Stored data:
——
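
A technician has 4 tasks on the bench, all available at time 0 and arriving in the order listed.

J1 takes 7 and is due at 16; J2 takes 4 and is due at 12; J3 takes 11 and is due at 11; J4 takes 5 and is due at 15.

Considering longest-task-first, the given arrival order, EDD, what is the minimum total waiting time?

LPT (decreasing processing time): J3 J1 J4 J2.
J3: waits 0, runs 0→11
J1: waits 11, runs 11→18
J4: waits 18, runs 18→23
J2: waits 23, runs 23→27
Sum = 0+11+18+23 = 52.
FIFO (arrival order): J1 J2 J3 J4.
J1: waits 0, runs 0→7
J2: waits 7, runs 7→11
J3: waits 11, runs 11→22
J4: waits 22, runs 22→27
Sum = 0+7+11+22 = 40.
EDD (increasing due date): J3 J2 J4 J1.
J3: waits 0, runs 0→11
J2: waits 11, runs 11→15
J4: waits 15, runs 15→20
J1: waits 20, runs 20→27
Sum = 0+11+15+20 = 46.
LPT 52, FIFO 40, EDD 46 → minimum 40.

40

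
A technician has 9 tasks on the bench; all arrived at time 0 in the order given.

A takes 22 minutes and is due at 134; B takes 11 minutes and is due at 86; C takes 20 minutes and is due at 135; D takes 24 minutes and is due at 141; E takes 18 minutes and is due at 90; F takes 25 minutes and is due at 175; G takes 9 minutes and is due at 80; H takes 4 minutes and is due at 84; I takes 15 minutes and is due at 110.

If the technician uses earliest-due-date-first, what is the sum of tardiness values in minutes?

0

EDD (increasing due date): G H B E I A C D F.
G: 0→9, due 80, tardiness 0
H: 9→13, due 84, tardiness 0
B: 13→24, due 86, tardiness 0
E: 24→42, due 90, tardiness 0
I: 42→57, due 110, tardiness 0
A: 57→79, due 134, tardiness 0
C: 79→99, due 135, tardiness 0
D: 99→123, due 141, tardiness 0
F: 123→148, due 175, tardiness 0
Sum = 0+0+0+0+0+0+0+0+0 = 0.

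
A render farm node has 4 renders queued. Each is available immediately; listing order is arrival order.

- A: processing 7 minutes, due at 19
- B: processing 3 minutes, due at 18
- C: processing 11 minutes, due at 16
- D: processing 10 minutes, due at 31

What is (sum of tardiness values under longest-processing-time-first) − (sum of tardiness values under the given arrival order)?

17

LPT (decreasing processing time): C D A B.
C: 0→11, due 16, tardiness 0
D: 11→21, due 31, tardiness 0
A: 21→28, due 19, tardiness 9
B: 28→31, due 18, tardiness 13
Sum = 0+0+9+13 = 22.
FIFO (arrival order): A B C D.
A: 0→7, due 19, tardiness 0
B: 7→10, due 18, tardiness 0
C: 10→21, due 16, tardiness 5
D: 21→31, due 31, tardiness 0
Sum = 0+0+5+0 = 5.
Difference = 22 − 5 = 17.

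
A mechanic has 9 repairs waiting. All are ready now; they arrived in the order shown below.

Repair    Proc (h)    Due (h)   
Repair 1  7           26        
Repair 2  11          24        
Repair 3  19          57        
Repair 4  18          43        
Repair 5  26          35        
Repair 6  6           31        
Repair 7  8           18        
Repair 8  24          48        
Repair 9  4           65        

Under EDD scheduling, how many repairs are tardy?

6

EDD (increasing due date): Repair 7 Repair 2 Repair 1 Repair 6 Repair 5 Repair 4 Repair 8 Repair 3 Repair 9.
Repair 7: 0→8, due 18, tardiness 0
Repair 2: 8→19, due 24, tardiness 0
Repair 1: 19→26, due 26, tardiness 0
Repair 6: 26→32, due 31, tardiness 1
Repair 5: 32→58, due 35, tardiness 23
Repair 4: 58→76, due 43, tardiness 33
Repair 8: 76→100, due 48, tardiness 52
Repair 3: 100→119, due 57, tardiness 62
Repair 9: 119→123, due 65, tardiness 58
Late repairs: 6.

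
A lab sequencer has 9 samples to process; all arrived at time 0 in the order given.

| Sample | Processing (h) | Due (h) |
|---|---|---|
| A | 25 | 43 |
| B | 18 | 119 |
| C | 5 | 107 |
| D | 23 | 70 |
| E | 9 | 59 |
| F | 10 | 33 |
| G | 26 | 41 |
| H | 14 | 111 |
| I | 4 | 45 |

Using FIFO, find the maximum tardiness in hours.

89

FIFO (arrival order): A B C D E F G H I.
A: 0→25, due 43, tardiness 0
B: 25→43, due 119, tardiness 0
C: 43→48, due 107, tardiness 0
D: 48→71, due 70, tardiness 1
E: 71→80, due 59, tardiness 21
F: 80→90, due 33, tardiness 57
G: 90→116, due 41, tardiness 75
H: 116→130, due 111, tardiness 19
I: 130→134, due 45, tardiness 89
Maximum = 89.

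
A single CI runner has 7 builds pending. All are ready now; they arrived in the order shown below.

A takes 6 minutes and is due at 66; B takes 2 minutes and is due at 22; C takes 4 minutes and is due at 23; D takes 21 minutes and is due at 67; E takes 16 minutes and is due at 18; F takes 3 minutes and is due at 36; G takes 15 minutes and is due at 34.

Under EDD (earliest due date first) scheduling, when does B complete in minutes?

EDD (increasing due date): E B C G F A D.
E: 0→16
B: 16→18

18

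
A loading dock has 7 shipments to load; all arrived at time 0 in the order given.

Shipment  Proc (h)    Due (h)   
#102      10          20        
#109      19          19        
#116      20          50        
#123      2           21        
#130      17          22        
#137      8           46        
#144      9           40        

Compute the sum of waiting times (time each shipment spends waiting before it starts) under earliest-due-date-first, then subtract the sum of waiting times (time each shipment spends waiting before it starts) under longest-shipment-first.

EDD (increasing due date): #109 #102 #123 #130 #144 #137 #116.
#109: waits 0, runs 0→19
#102: waits 19, runs 19→29
#123: waits 29, runs 29→31
#130: waits 31, runs 31→48
#144: waits 48, runs 48→57
#137: waits 57, runs 57→65
#116: waits 65, runs 65→85
Sum = 0+19+29+31+48+57+65 = 249.
LPT (decreasing processing time): #116 #109 #130 #102 #144 #137 #123.
#116: waits 0, runs 0→20
#109: waits 20, runs 20→39
#130: waits 39, runs 39→56
#102: waits 56, runs 56→66
#144: waits 66, runs 66→75
#137: waits 75, runs 75→83
#123: waits 83, runs 83→85
Sum = 0+20+39+56+66+75+83 = 339.
Difference = 249 − 339 = -90.

-90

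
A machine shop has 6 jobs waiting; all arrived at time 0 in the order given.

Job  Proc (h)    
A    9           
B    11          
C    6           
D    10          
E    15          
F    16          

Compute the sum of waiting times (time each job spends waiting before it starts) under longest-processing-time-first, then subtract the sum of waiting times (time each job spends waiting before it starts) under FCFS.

LPT (decreasing processing time): F E B D A C.
F: waits 0, runs 0→16
E: waits 16, runs 16→31
B: waits 31, runs 31→42
D: waits 42, runs 42→52
A: waits 52, runs 52→61
C: waits 61, runs 61→67
Sum = 0+16+31+42+52+61 = 202.
FIFO (arrival order): A B C D E F.
A: waits 0, runs 0→9
B: waits 9, runs 9→20
C: waits 20, runs 20→26
D: waits 26, runs 26→36
E: waits 36, runs 36→51
F: waits 51, runs 51→67
Sum = 0+9+20+26+36+51 = 142.
Difference = 202 − 142 = 60.

60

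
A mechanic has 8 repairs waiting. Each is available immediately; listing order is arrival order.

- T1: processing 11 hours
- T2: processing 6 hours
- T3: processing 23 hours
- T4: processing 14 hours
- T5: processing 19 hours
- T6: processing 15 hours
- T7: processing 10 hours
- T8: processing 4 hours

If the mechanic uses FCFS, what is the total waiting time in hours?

381

FIFO (arrival order): T1 T2 T3 T4 T5 T6 T7 T8.
T1: waits 0, runs 0→11
T2: waits 11, runs 11→17
T3: waits 17, runs 17→40
T4: waits 40, runs 40→54
T5: waits 54, runs 54→73
T6: waits 73, runs 73→88
T7: waits 88, runs 88→98
T8: waits 98, runs 98→102
Sum = 0+11+17+40+54+73+88+98 = 381.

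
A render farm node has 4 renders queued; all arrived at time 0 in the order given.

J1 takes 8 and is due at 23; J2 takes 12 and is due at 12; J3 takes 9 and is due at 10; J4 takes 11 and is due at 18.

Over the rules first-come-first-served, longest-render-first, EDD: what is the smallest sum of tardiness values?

40

FIFO (arrival order): J1 J2 J3 J4.
J1: 0→8, due 23, tardiness 0
J2: 8→20, due 12, tardiness 8
J3: 20→29, due 10, tardiness 19
J4: 29→40, due 18, tardiness 22
Sum = 0+8+19+22 = 49.
LPT (decreasing processing time): J2 J4 J3 J1.
J2: 0→12, due 12, tardiness 0
J4: 12→23, due 18, tardiness 5
J3: 23→32, due 10, tardiness 22
J1: 32→40, due 23, tardiness 17
Sum = 0+5+22+17 = 44.
EDD (increasing due date): J3 J2 J4 J1.
J3: 0→9, due 10, tardiness 0
J2: 9→21, due 12, tardiness 9
J4: 21→32, due 18, tardiness 14
J1: 32→40, due 23, tardiness 17
Sum = 0+9+14+17 = 40.
FIFO 49, LPT 44, EDD 40 → minimum 40.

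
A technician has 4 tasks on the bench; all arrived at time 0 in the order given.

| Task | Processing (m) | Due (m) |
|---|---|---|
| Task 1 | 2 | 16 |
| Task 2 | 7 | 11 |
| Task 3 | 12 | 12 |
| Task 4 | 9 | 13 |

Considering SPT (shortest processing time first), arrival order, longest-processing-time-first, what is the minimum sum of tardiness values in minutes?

SPT (increasing processing time): Task 1 Task 2 Task 4 Task 3.
Task 1: 0→2, due 16, tardiness 0
Task 2: 2→9, due 11, tardiness 0
Task 4: 9→18, due 13, tardiness 5
Task 3: 18→30, due 12, tardiness 18
Sum = 0+0+5+18 = 23.
FIFO (arrival order): Task 1 Task 2 Task 3 Task 4.
Task 1: 0→2, due 16, tardiness 0
Task 2: 2→9, due 11, tardiness 0
Task 3: 9→21, due 12, tardiness 9
Task 4: 21→30, due 13, tardiness 17
Sum = 0+0+9+17 = 26.
LPT (decreasing processing time): Task 3 Task 4 Task 2 Task 1.
Task 3: 0→12, due 12, tardiness 0
Task 4: 12→21, due 13, tardiness 8
Task 2: 21→28, due 11, tardiness 17
Task 1: 28→30, due 16, tardiness 14
Sum = 0+8+17+14 = 39.
SPT 23, FIFO 26, LPT 39 → minimum 23.

23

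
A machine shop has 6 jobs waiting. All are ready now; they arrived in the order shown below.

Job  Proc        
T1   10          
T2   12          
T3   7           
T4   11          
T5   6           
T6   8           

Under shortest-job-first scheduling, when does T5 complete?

SPT (increasing processing time): T5 T3 T6 T1 T4 T2.
T5: 0→6

6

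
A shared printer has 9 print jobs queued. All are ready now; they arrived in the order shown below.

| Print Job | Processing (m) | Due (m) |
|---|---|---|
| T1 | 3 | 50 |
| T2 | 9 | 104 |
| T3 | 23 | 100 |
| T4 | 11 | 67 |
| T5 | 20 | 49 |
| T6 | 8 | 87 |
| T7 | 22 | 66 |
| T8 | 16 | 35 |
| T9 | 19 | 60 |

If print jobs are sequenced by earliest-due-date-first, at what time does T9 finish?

58

EDD (increasing due date): T8 T5 T1 T9 T7 T4 T6 T3 T2.
T8: 0→16
T5: 16→36
T1: 36→39
T9: 39→58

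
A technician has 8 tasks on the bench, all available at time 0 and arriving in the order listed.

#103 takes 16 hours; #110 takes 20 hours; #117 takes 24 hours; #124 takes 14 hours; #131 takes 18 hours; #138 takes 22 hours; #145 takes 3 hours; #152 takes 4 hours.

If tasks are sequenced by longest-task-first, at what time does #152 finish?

118

LPT (decreasing processing time): #117 #138 #110 #131 #103 #124 #152 #145.
#117: 0→24
#138: 24→46
#110: 46→66
#131: 66→84
#103: 84→100
#124: 100→114
#152: 114→118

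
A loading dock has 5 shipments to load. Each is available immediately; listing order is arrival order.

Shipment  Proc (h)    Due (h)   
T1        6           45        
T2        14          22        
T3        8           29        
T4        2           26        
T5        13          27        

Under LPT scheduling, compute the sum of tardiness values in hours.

23

LPT (decreasing processing time): T2 T5 T3 T1 T4.
T2: 0→14, due 22, tardiness 0
T5: 14→27, due 27, tardiness 0
T3: 27→35, due 29, tardiness 6
T1: 35→41, due 45, tardiness 0
T4: 41→43, due 26, tardiness 17
Sum = 0+0+6+0+17 = 23.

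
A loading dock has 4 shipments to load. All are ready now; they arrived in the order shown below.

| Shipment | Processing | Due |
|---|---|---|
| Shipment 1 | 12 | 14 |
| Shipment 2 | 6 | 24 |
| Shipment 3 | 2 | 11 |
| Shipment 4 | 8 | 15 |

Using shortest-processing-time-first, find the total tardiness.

15

SPT (increasing processing time): Shipment 3 Shipment 2 Shipment 4 Shipment 1.
Shipment 3: 0→2, due 11, tardiness 0
Shipment 2: 2→8, due 24, tardiness 0
Shipment 4: 8→16, due 15, tardiness 1
Shipment 1: 16→28, due 14, tardiness 14
Sum = 0+0+1+14 = 15.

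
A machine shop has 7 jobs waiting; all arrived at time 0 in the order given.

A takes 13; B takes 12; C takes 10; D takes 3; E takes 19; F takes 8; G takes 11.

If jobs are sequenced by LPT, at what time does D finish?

LPT (decreasing processing time): E A B G C F D.
E: 0→19
A: 19→32
B: 32→44
G: 44→55
C: 55→65
F: 65→73
D: 73→76

76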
——
▶ [Task to carry out]:
Look through the entries above for the word "renders". Copy every line where it shows up.

▶ [Solution for this problem]:
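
A render farm node has 4 renders queued. Each is available immediately; listing order is arrival order.
A render farm node has 4 renders queued; all arrived at time 0 in the order given.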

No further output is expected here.